**How to complete this task:**
From the first line to the last, repeat the data below exactly.

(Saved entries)
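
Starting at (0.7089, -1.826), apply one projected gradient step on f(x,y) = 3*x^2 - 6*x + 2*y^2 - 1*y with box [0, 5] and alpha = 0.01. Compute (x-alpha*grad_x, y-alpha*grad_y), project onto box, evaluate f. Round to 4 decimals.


Step 1: Compute gradient at (0.7089, -1.826).
grad_x = 2*3*0.7089 - 6 = -1.7466
grad_y = 2*2*-1.826 - 1 = -8.304
Step 2: Gradient step.
x_raw = 0.7089 - 0.01*-1.7466 = 0.7264
y_raw = -1.826 - 0.01*-8.304 = -1.743
Step 3: Project onto [0, 5].
x_proj = clip(0.7264) = 0.7264
y_proj = clip(-1.743) = 0.0
Step 4: Evaluate f.
f(0.7264, 0.0) = -2.7754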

**Task result:**
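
Starting at (0.7089, -1.826), apply one projected gradient step on f(x,y) = 3*x^2 - 6*x + 2*y^2 - 1*y with box [0, 5] and alpha = 0.01. Compute (x-alpha*grad_x, y-alpha*grad_y), project onto box, evaluate f. Round to 4 decimals.


Step 1: Compute gradient at (0.7089, -1.826).
grad_x = 2*3*0.7089 - 6 = -1.7466
grad_y = 2*2*-1.826 - 1 = -8.304
Step 2: Gradient step.
x_raw = 0.7089 - 0.01*-1.7466 = 0.7264
y_raw = -1.826 - 0.01*-8.304 = -1.743
Step 3: Project onto [0, 5].
x_proj = clip(0.7264) = 0.7264
y_proj = clip(-1.743) = 0.0
Step 4: Evaluate f.
f(0.7264, 0.0) = -2.7754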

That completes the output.